Problem details ▸ All entries must be transcribed exactly, down to the last character.

Study material ▸
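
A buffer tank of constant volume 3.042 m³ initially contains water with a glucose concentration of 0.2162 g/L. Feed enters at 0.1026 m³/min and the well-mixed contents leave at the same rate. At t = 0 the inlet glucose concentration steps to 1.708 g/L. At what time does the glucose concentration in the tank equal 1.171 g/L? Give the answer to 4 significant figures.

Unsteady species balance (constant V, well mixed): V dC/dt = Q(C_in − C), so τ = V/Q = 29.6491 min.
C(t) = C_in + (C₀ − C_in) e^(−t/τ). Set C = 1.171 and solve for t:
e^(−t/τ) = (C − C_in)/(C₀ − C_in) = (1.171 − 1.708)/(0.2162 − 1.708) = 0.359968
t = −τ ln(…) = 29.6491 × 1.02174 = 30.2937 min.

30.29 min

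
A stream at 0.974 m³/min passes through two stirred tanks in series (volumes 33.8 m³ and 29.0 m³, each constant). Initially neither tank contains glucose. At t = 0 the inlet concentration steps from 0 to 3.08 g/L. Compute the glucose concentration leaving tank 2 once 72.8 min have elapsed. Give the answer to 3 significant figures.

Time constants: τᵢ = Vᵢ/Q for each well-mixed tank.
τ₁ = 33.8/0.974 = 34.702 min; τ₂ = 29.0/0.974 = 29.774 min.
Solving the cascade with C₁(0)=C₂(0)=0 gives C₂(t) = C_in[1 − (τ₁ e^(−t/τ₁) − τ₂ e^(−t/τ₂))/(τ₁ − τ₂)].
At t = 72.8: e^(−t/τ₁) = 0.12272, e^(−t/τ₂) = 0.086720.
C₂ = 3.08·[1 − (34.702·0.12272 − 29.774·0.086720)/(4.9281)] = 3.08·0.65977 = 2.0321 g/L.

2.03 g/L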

Result ▸
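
A buffer tank of constant volume 3.042 m³ initially contains water with a glucose concentration of 0.2162 g/L. Feed enters at 0.1026 m³/min and the well-mixed contents leave at the same rate. At t = 0 the inlet glucose concentration steps to 1.708 g/L. At what time does the glucose concentration in the tank equal 1.171 g/L? Give the answer to 4 significant figures.

Unsteady species balance (constant V, well mixed): V dC/dt = Q(C_in − C), so τ = V/Q = 29.6491 min.
C(t) = C_in + (C₀ − C_in) e^(−t/τ). Set C = 1.171 and solve for t:
e^(−t/τ) = (C − C_in)/(C₀ − C_in) = (1.171 − 1.708)/(0.2162 − 1.708) = 0.359968
t = −τ ln(…) = 29.6491 × 1.02174 = 30.2937 min.

30.29 min

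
A stream at 0.974 m³/min passes through two stirred tanks in series (volumes 33.8 m³ and 29.0 m³, each constant). Initially neither tank contains glucose. At t = 0 the inlet concentration steps from 0 to 3.08 g/L. Compute the glucose concentration leaving tank 2 once 72.8 min have elapsed. Give the answer to 3 significant figures.

Time constants: τᵢ = Vᵢ/Q for each well-mixed tank.
τ₁ = 33.8/0.974 = 34.702 min; τ₂ = 29.0/0.974 = 29.774 min.
Solving the cascade with C₁(0)=C₂(0)=0 gives C₂(t) = C_in[1 − (τ₁ e^(−t/τ₁) − τ₂ e^(−t/τ₂))/(τ₁ − τ₂)].
At t = 72.8: e^(−t/τ₁) = 0.12272, e^(−t/τ₂) = 0.086720.
C₂ = 3.08·[1 − (34.702·0.12272 − 29.774·0.086720)/(4.9281)] = 3.08·0.65977 = 2.0321 g/L.

2.03 g/L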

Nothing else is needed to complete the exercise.